> GIVEN DATA
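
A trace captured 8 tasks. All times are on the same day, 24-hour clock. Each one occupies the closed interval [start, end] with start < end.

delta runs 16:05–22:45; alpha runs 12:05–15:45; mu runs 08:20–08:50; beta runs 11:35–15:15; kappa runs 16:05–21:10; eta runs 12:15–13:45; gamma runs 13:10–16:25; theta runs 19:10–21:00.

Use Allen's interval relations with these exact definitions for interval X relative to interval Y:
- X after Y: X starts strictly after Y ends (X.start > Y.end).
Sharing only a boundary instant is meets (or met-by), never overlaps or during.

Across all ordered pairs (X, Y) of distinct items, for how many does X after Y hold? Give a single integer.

17

Checking all 56 ordered pairs for relation 'after'; matching pairs in alphabetical order:
(alpha, mu): alpha after mu ✓
(beta, mu): beta after mu ✓
(delta, alpha): delta after alpha ✓
(delta, beta): delta after beta ✓
(delta, eta): delta after eta ✓
(delta, mu): delta after mu ✓
(eta, mu): eta after mu ✓
(gamma, mu): gamma after mu ✓
(kappa, alpha): kappa after alpha ✓
(kappa, beta): kappa after beta ✓
(kappa, eta): kappa after eta ✓
(kappa, mu): kappa after mu ✓
(theta, alpha): theta after alpha ✓
(theta, beta): theta after beta ✓
(theta, eta): theta after eta ✓
(theta, gamma): theta after gamma ✓
(theta, mu): theta after mu ✓
Count: 17.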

> YOUR INSTRUCTIONS
All lines in the data that contain the word "interval" should be copied.

> RESPONSE TO THIS TASK
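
A trace captured 8 tasks. All times are on the same day, 24-hour clock. Each one occupies the closed interval [start, end] with start < end.
Use Allen's interval relations with these exact definitions for interval X relative to interval Y: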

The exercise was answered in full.